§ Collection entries
===

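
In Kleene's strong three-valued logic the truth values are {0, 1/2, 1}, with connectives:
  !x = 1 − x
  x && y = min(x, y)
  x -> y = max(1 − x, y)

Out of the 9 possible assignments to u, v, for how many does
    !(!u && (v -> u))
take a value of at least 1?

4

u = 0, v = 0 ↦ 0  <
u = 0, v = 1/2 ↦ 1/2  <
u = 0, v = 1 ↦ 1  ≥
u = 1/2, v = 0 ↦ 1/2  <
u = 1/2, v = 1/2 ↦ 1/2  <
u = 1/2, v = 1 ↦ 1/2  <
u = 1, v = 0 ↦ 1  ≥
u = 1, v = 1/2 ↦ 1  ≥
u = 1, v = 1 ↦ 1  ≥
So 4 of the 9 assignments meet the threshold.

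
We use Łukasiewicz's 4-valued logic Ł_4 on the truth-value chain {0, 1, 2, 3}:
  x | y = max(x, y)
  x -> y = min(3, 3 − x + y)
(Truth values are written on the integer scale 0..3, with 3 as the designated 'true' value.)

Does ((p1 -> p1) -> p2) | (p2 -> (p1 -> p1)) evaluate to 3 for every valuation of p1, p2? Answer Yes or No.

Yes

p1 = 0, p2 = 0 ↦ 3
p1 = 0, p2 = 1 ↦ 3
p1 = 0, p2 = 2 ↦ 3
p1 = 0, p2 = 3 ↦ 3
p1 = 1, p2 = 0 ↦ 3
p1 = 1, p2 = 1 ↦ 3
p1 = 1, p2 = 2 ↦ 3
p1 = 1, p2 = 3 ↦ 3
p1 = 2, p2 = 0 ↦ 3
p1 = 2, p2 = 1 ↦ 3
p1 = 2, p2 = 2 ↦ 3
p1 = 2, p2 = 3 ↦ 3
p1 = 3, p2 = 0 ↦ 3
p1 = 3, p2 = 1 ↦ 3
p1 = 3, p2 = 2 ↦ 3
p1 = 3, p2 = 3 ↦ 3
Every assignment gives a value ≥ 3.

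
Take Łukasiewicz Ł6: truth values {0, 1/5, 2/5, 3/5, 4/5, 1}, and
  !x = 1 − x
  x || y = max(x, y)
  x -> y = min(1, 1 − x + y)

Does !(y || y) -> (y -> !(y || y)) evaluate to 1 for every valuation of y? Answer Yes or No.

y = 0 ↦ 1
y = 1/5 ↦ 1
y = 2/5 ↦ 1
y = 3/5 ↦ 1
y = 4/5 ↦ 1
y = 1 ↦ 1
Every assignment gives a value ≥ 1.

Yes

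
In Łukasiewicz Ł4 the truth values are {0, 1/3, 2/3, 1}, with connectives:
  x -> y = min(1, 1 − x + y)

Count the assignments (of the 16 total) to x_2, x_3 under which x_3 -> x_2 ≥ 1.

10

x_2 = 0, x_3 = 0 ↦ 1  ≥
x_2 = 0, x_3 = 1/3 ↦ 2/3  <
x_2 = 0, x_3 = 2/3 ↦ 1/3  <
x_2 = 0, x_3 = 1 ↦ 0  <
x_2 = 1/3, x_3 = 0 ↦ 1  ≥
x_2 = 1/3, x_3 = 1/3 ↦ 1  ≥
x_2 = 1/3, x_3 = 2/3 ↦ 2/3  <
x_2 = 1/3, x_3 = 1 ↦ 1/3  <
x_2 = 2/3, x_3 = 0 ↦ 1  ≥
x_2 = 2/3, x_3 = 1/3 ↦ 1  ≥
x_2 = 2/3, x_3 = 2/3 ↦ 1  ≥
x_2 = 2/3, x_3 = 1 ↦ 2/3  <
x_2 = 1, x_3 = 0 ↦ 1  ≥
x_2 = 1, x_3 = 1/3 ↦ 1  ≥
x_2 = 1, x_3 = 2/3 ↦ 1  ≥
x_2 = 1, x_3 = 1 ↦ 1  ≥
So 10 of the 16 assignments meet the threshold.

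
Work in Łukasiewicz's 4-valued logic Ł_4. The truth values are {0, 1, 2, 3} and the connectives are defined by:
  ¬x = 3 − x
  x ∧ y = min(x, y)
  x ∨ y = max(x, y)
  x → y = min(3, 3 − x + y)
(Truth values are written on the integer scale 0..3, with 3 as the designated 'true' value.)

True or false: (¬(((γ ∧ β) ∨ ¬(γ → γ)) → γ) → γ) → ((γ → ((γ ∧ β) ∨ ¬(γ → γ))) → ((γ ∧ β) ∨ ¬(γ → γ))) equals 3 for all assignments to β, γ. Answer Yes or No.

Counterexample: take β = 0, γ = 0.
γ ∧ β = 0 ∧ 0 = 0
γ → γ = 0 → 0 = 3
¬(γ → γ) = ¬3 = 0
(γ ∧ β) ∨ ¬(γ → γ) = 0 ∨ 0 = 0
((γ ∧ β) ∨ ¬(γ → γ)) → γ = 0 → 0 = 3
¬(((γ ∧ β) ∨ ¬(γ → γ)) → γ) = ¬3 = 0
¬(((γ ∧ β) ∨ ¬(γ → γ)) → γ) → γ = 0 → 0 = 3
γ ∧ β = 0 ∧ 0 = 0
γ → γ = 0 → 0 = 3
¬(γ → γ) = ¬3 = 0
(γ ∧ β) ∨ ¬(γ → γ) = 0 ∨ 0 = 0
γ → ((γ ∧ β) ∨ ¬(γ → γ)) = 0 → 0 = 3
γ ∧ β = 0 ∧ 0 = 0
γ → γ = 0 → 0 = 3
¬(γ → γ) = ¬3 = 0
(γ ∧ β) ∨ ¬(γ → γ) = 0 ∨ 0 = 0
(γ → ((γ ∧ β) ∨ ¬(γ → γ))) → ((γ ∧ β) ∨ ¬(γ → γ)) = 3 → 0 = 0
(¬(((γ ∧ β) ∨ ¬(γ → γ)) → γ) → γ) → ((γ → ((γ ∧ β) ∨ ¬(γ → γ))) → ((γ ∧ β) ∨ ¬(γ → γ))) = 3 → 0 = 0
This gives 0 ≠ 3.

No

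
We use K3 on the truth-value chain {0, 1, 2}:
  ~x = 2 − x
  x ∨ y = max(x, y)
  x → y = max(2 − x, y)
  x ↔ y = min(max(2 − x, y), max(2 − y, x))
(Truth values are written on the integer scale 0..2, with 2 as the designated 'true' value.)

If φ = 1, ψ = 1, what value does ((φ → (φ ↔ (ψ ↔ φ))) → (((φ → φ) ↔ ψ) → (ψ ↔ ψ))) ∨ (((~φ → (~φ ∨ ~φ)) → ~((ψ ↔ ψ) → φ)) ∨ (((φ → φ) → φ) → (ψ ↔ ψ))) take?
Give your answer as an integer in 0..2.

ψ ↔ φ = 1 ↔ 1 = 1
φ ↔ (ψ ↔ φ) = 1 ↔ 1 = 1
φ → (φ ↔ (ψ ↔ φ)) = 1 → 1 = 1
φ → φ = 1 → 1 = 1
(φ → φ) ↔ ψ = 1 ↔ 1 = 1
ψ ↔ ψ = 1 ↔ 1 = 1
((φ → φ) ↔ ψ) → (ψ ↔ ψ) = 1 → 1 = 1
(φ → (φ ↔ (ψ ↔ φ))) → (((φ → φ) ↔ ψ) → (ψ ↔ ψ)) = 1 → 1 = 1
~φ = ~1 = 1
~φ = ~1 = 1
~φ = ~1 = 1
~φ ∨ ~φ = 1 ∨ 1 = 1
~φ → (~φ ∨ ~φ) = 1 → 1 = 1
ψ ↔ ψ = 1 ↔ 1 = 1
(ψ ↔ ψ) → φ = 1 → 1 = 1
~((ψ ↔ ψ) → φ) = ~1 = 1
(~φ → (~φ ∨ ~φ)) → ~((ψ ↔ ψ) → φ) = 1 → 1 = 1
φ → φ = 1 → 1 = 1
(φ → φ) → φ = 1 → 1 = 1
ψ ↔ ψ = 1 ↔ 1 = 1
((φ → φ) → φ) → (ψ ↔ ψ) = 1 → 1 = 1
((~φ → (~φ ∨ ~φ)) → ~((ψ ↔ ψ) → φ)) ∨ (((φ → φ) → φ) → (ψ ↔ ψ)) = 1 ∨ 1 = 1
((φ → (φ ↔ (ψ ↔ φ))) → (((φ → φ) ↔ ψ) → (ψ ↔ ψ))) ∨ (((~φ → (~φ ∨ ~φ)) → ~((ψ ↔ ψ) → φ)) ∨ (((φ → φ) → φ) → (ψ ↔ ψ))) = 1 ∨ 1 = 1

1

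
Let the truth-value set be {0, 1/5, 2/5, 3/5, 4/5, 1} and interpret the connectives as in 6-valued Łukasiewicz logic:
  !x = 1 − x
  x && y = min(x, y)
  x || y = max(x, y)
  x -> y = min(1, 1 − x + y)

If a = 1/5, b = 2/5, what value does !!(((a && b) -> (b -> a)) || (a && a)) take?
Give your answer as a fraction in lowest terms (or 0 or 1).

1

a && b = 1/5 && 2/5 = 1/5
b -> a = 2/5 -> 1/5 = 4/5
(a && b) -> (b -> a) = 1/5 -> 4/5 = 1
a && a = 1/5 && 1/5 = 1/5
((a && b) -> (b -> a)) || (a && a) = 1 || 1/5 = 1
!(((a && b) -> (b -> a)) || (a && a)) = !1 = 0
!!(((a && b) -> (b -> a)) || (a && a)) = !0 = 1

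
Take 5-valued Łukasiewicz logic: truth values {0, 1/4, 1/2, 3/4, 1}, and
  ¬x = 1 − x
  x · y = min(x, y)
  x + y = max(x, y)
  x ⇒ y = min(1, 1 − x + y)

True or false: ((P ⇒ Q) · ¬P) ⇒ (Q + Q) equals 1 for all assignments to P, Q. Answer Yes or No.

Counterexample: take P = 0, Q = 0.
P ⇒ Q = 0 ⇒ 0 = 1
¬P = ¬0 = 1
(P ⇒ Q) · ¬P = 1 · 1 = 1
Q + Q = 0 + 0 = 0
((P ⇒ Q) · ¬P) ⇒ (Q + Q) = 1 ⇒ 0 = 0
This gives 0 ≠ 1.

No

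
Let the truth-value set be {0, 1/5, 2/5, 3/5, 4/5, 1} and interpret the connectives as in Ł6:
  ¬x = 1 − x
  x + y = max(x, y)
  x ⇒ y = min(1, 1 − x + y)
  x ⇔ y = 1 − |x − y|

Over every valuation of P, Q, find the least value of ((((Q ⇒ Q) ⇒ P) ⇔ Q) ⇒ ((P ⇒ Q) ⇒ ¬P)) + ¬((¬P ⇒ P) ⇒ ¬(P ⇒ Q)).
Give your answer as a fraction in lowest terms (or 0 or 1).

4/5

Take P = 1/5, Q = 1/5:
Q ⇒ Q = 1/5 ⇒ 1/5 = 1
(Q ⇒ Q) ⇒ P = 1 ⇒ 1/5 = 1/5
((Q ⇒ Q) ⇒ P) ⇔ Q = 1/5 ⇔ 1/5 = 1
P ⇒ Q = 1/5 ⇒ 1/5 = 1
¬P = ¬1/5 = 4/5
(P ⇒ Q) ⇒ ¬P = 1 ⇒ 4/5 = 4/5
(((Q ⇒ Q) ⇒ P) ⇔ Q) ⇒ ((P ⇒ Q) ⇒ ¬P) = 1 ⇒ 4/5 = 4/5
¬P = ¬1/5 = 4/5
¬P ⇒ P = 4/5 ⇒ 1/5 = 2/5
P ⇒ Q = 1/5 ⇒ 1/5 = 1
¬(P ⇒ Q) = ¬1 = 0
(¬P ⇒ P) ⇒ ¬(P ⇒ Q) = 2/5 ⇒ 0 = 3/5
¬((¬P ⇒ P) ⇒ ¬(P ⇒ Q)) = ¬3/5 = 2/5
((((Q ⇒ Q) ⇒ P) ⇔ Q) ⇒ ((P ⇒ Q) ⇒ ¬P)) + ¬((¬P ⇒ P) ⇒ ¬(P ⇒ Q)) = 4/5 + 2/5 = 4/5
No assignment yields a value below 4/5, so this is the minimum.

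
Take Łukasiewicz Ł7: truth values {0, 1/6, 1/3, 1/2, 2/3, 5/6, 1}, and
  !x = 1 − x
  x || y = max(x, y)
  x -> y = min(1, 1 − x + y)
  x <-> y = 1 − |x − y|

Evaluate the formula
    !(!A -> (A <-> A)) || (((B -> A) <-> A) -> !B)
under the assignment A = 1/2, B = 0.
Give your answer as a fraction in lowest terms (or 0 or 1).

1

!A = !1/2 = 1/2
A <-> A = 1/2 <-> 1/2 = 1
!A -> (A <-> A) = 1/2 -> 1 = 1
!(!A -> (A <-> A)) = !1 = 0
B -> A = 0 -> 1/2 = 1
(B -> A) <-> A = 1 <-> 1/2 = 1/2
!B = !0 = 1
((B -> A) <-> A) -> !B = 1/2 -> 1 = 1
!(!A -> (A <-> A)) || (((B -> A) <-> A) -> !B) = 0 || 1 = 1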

===

§ EXERCISE DETAILS
Lines from the entries that contain the string "chain" must be found and copied.

§ ANSWER FOR THIS EXERCISE
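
We use Łukasiewicz's 4-valued logic Ł_4 on the truth-value chain {0, 1, 2, 3}:
We use K3 on the truth-value chain {0, 1, 2}: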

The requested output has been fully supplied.